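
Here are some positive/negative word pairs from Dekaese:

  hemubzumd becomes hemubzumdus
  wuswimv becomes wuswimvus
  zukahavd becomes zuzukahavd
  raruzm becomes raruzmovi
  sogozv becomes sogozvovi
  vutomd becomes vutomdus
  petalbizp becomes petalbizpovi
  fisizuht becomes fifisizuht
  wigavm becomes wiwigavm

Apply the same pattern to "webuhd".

"webuhd" has second-to-last letter 'h'. The one such stem in the data (fisizuht → fifisizuht) repeats the first consonant+vowel as a prefix (as do zukahavd, wigavm), so the same rule applies.
The other patterns: stems whose second-to-last letter is 'z' add -ovi; stems whose second-to-last letter is 'm' add -us.
So webuhd → wewebuhd.

wewebuhd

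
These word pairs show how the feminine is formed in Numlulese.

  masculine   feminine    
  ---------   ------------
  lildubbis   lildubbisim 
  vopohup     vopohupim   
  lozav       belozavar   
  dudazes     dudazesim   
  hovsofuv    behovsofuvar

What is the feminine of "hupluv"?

"hupluv" ends in -v. The stems ending in -v (lozav → belozavar, hovsofuv → behovsofuvar) add be- … -ar around the stem.
The other pattern: stems ending in -p or -s add -im.
So hupluv → behupluvar.

behupluvar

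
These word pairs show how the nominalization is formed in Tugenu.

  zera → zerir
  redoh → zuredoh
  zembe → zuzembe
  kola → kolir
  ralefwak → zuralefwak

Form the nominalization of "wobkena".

kola and ralefwak both have last vowel 'a' yet inflect differently (kolir, zuralefwak), so the last vowel is not what conditions the rule; the final letter is.
"wobkena" ends in -a. The stems ending in -a (kola → kolir, zera → zerir) drop the final letter and add -ir.
The other pattern: stems ending in -e, -h or -k add the prefix zu-.
So wobkena → wobkenir.

wobkenir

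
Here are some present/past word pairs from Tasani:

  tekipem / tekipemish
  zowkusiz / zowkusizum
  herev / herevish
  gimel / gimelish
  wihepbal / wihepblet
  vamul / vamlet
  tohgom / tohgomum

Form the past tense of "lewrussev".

lewrussevish

gimel and vamul both end in -l yet inflect differently (gimelish, vamlet), so the final letter is not what conditions the rule; the last vowel is.
"lewrussev" has last vowel 'e'. The stems whose last vowel is 'e' (herev → herevish, gimel → gimelish, tekipem → tekipemish) add -ish.
The other patterns: stems whose last vowel is 'a' or 'u' delete the last vowel and add -et; stems whose last vowel is 'i' or 'o' add -um.
So lewrussev → lewrussevish.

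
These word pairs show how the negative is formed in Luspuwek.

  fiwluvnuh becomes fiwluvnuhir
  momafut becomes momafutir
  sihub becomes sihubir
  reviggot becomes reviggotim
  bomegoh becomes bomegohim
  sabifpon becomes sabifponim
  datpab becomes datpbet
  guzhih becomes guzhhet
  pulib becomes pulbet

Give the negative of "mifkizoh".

momafut and reviggot both end in -t yet inflect differently (momafutir, reviggotim), so the final letter is not what conditions the rule; the last vowel is.
"mifkizoh" has last vowel 'o'. The stems whose last vowel is 'o' (reviggot → reviggotim, bomegoh → bomegohim, sabifpon → sabifponim) add -im.
The other patterns: stems whose last vowel is 'u' add -ir; stems whose last vowel is 'a' or 'i' delete the last vowel and add -et.
So mifkizoh → mifkizohim.

mifkizohim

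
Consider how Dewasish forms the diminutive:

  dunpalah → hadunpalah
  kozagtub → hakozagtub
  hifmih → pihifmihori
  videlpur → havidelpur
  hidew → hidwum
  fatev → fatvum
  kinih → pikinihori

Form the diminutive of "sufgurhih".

hifmih and dunpalah both end in -h yet inflect differently (pihifmihori, hadunpalah), so the final letter is not what conditions the rule; the last vowel is.
"sufgurhih" has last vowel 'i'. The stems whose last vowel is 'i' (hifmih → pihifmihori, kinih → pikinihori) add pi- … -ori around the stem.
So sufgurhih → pisufgurhihori.

pisufgurhihori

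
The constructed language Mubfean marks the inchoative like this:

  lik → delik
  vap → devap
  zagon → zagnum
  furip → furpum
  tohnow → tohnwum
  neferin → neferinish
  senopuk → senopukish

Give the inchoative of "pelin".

pelnum

vap and furip both end in -p yet inflect differently (devap, furpum), so the final letter is not what conditions the rule; the number of vowels is.
"pelin" has 2 vowels. The stems with 2 vowels (zagon → zagnum, furip → furpum, tohnow → tohnwum) delete the last vowel and add -um.
The other patterns: stems with 1 vowel add the prefix de-; stems with 3 vowels add -ish.
So pelin → pelnum.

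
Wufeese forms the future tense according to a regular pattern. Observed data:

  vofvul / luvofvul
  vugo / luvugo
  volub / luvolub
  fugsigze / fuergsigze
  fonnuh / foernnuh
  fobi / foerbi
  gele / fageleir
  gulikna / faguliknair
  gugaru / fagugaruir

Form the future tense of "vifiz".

luvifiz

fugsigze and gele both end in -e yet inflect differently (fuergsigze, fageleir), so the final letter is not what conditions the rule; the first letter is.
"vifiz" begins with v-. The stems beginning with v- (vofvul → luvofvul, vugo → luvugo, volub → luvolub) add the prefix lu-.
The other patterns: stems beginning with f- insert -er- after the first vowel; stems beginning with g- add fa- … -ir around the stem.
So vifiz → luvifiz.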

Your objective:
Within the listing above, locate the line containing "gimel / gimelish" and the line containing "tohgom / tohgomum". Reproduce those two lines and all lines between them exactly, with nothing added.

Problem solution:
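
  gimel / gimelish
  wihepbal / wihepblet
  vamul / vamlet
  tohgom / tohgomum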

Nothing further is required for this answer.